▶ [Work item]:
Among the entries below, find every line that contains the string "toroidal", then copy it.

* * * *

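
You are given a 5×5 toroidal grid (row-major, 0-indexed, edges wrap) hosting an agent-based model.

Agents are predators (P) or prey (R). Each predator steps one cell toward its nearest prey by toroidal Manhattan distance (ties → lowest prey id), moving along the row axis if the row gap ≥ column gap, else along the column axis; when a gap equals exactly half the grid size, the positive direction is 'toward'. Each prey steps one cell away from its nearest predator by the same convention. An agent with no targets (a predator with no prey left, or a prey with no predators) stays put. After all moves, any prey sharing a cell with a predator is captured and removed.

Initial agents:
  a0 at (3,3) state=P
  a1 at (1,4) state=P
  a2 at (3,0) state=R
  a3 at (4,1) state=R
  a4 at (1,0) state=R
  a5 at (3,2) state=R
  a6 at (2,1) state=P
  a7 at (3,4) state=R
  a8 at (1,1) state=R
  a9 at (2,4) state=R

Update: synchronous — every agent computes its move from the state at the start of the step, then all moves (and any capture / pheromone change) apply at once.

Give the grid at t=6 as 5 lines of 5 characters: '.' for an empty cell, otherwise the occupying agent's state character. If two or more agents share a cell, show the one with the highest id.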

* * * *

▶ [Completed exercise]:
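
You are given a 5×5 toroidal grid (row-major, 0-indexed, edges wrap) hosting an agent-based model.
Agents are predators (P) or prey (R). Each predator steps one cell toward its nearest prey by toroidal Manhattan distance (ties → lowest prey id), moving along the row axis if the row gap ≥ column gap, else along the column axis; when a gap equals exactly half the grid size, the positive direction is 'toward'. Each prey steps one cell away from its nearest predator by the same convention. An agent with no targets (a predator with no prey left, or a prey with no predators) stays put. After all moves, any prey sharing a cell with a predator is captured and removed.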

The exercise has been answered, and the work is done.